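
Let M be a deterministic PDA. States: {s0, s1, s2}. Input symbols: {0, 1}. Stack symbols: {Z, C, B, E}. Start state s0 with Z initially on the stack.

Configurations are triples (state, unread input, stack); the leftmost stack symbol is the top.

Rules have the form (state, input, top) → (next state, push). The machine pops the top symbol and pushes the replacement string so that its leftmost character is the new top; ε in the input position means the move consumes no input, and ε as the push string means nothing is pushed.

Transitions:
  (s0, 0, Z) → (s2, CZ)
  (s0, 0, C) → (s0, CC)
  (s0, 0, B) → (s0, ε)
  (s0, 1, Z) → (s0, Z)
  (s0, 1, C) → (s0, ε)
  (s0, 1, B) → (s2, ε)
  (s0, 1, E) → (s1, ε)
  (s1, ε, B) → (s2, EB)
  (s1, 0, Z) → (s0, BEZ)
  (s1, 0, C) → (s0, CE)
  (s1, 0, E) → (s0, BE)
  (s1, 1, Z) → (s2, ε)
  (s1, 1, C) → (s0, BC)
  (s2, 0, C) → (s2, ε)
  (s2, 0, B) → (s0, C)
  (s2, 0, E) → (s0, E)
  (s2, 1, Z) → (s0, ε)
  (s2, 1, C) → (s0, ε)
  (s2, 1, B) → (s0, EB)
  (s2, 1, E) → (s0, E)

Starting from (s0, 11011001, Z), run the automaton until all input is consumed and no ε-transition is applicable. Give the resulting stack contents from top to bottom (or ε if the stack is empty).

(s0, 11011001, Z)
  read 1, top Z: go to s0, push Z → (s0, 1011001, Z)
  read 1, top Z: go to s0, push Z → (s0, 011001, Z)
  read 0, top Z: go to s2, push CZ → (s2, 11001, CZ)
  read 1, top C: go to s0, push ε → (s0, 1001, Z)
  read 1, top Z: go to s0, push Z → (s0, 001, Z)
  read 0, top Z: go to s2, push CZ → (s2, 01, CZ)
  read 0, top C: go to s2, push ε → (s2, 1, Z)
  read 1, top Z: go to s0, push ε → (s0, ε, ε)
All input consumed in state s0 with stack ε.

ε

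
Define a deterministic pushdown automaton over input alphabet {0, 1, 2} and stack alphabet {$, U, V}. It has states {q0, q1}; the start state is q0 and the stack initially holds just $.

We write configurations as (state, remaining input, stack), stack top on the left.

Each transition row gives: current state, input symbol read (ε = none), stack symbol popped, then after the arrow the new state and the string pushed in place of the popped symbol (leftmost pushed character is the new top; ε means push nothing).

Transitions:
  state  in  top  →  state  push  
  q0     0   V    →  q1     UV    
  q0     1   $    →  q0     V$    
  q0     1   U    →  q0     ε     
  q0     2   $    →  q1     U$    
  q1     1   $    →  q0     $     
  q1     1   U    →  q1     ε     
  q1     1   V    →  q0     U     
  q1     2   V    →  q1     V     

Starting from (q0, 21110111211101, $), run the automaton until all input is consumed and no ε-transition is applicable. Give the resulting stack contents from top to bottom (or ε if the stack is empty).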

#####

How to complete this task:
Would you please filter the lines above and copy every one that includes "nothing"?

Response to the exercise:
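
Rules have the form (state, input, top) → (next state, push). The machine pops the top symbol and pushes the replacement string so that its leftmost character is the new top; ε in the input position means the move consumes no input, and ε as the push string means nothing is pushed.
Each transition row gives: current state, input symbol read (ε = none), stack symbol popped, then after the arrow the new state and the string pushed in place of the popped symbol (leftmost pushed character is the new top; ε means push nothing).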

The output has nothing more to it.